PROVIDED MATERIAL –

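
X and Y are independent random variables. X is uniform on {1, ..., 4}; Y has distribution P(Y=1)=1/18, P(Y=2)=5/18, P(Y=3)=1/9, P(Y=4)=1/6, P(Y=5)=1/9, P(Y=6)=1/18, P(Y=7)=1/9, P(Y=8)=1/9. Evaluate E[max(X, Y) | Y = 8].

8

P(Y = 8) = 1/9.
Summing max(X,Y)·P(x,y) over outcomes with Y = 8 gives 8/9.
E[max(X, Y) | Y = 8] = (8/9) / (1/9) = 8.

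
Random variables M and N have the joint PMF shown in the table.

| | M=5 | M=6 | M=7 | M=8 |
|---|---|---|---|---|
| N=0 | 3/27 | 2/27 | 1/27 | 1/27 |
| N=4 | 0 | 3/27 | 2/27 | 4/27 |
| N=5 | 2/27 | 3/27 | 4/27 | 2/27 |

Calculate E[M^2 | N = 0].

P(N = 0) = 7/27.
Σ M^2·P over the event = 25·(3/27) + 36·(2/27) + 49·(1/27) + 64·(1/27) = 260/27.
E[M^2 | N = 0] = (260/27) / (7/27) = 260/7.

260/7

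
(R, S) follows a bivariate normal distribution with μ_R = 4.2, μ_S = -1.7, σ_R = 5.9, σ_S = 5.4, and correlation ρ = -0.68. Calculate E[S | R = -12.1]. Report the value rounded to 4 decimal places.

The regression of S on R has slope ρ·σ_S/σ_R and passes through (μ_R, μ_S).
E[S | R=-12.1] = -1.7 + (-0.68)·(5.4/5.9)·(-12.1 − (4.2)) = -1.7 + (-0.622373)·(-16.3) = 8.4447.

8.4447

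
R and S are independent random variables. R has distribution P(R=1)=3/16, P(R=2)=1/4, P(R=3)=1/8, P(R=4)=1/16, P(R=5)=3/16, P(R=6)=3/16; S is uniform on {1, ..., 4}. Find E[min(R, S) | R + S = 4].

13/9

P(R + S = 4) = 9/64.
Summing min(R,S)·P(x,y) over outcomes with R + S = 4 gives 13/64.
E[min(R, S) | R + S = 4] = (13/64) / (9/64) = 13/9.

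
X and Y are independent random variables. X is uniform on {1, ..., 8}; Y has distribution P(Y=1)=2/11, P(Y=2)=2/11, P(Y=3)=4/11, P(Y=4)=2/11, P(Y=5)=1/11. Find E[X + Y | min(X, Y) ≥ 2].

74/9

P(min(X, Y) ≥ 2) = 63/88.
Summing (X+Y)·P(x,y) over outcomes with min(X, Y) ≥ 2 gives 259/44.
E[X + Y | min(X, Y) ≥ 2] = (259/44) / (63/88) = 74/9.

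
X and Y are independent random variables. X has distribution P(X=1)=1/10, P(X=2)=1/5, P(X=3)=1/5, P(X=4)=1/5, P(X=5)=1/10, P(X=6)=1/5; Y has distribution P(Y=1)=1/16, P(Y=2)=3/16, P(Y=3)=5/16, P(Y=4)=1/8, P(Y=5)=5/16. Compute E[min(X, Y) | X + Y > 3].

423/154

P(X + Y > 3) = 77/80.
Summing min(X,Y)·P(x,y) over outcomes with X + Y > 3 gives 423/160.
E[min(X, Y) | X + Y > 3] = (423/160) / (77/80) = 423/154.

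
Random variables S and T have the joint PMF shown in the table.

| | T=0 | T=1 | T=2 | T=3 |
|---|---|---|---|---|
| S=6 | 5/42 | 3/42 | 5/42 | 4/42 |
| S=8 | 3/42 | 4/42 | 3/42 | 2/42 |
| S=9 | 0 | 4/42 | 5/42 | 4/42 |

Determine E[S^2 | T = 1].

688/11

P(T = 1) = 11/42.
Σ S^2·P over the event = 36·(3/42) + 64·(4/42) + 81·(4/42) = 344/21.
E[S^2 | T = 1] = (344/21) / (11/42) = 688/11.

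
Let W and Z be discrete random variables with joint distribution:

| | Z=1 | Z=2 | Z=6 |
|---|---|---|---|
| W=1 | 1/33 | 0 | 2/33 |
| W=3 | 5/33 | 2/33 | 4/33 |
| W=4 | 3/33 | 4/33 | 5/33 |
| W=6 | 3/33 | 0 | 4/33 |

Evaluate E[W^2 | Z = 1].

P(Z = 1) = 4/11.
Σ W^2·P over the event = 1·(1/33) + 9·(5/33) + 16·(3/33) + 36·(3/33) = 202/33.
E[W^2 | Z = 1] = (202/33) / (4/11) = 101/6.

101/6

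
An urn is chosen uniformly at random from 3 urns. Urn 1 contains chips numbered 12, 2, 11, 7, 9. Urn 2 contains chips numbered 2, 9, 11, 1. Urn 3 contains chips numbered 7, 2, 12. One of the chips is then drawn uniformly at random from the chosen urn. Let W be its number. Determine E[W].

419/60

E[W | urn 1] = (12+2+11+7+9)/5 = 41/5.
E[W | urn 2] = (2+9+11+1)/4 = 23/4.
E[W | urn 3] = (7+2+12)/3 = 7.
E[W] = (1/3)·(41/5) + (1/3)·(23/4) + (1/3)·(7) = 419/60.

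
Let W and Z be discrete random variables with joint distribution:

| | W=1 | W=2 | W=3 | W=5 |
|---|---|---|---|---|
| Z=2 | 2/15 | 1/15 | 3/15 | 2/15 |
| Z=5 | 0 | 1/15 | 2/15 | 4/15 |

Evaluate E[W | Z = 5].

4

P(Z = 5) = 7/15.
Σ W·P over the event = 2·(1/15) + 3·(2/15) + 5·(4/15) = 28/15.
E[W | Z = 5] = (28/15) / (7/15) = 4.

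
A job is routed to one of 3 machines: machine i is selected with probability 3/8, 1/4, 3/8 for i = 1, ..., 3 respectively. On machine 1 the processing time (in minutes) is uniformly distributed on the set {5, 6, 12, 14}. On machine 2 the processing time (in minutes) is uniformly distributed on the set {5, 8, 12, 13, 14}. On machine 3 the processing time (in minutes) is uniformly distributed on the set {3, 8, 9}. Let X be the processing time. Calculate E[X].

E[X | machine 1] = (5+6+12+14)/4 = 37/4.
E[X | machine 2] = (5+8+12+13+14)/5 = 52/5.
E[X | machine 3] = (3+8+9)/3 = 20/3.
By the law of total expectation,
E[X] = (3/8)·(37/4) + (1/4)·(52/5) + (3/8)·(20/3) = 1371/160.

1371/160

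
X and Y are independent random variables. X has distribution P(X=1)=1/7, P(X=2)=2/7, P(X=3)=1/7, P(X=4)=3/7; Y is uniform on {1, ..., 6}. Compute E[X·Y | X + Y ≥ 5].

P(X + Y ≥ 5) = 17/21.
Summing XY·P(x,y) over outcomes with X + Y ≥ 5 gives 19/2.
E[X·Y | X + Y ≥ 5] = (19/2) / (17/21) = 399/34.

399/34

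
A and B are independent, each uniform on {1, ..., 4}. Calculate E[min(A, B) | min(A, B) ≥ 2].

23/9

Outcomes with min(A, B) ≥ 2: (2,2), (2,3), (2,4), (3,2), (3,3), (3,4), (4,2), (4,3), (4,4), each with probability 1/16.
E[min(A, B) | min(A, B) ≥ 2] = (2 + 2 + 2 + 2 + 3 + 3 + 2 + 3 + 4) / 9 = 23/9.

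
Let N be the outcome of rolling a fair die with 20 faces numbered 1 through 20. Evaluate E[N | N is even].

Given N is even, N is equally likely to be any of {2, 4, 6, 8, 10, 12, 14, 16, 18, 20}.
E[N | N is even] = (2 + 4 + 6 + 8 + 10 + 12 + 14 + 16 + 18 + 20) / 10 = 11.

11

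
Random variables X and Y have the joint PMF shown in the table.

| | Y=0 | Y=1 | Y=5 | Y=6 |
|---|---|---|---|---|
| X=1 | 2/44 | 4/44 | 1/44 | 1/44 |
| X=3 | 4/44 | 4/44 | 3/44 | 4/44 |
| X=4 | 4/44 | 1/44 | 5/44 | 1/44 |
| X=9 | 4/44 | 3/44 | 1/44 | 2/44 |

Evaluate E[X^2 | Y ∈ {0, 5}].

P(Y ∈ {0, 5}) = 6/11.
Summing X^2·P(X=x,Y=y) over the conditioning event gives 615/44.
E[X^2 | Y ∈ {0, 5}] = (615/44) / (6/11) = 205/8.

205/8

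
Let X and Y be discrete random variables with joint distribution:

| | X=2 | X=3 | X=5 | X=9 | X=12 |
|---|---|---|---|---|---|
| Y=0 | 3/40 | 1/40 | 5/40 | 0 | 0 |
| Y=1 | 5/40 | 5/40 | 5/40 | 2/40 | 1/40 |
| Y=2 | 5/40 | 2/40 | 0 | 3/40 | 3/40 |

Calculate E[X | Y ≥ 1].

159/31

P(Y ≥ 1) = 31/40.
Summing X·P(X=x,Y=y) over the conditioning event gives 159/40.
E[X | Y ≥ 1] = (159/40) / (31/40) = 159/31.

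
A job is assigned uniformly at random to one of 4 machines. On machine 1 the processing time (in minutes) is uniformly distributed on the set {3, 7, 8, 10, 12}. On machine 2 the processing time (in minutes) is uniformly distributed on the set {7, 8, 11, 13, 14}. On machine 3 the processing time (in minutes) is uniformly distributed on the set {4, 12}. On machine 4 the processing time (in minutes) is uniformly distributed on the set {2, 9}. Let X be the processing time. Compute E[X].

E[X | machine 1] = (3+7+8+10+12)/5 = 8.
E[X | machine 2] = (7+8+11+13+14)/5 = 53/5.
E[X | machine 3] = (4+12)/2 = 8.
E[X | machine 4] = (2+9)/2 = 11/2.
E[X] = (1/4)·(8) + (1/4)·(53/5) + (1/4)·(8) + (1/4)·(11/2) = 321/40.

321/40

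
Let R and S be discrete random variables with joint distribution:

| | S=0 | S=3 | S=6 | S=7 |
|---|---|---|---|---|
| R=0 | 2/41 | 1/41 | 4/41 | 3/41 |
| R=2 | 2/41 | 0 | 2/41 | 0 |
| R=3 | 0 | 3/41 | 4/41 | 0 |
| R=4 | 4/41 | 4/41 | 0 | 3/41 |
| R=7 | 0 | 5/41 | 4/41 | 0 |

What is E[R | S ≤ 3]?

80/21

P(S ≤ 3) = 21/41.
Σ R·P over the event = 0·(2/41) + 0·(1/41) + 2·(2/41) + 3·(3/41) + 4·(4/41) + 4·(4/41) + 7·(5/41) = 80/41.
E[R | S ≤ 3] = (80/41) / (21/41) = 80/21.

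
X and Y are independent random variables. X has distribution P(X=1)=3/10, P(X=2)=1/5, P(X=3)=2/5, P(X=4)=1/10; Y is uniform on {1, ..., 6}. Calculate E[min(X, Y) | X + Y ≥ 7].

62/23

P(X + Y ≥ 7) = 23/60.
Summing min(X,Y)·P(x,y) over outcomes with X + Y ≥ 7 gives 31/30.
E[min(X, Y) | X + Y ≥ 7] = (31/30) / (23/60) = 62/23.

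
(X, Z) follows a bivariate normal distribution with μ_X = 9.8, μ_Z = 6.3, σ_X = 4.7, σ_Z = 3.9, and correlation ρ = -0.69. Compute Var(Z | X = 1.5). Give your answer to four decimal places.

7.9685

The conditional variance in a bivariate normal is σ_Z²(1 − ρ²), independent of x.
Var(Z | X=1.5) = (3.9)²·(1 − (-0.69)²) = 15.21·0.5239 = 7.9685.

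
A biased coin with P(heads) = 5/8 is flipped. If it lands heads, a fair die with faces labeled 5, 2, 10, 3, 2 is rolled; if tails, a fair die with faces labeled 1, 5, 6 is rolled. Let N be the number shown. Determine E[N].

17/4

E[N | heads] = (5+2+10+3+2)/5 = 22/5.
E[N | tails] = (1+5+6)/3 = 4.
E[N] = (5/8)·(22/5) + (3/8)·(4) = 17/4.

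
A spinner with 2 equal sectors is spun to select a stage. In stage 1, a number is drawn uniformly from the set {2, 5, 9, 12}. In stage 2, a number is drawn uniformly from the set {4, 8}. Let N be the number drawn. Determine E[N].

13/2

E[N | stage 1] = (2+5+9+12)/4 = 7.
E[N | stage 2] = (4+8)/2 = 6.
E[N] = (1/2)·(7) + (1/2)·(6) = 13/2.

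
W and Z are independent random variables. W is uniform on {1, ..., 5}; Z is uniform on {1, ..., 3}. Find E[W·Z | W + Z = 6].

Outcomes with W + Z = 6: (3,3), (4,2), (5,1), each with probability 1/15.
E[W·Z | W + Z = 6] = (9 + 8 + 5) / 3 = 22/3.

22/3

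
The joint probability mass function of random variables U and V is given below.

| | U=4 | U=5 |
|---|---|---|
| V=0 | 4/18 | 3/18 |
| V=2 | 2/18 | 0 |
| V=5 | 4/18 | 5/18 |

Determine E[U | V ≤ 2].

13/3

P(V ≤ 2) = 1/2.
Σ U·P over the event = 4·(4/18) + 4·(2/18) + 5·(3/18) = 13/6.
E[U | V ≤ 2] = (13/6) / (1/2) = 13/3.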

REQUIRED ACTION –
For the string "discrete", tally the lines above that contain it and give only the figure.

OUTPUT OF THE EXERCISE –
4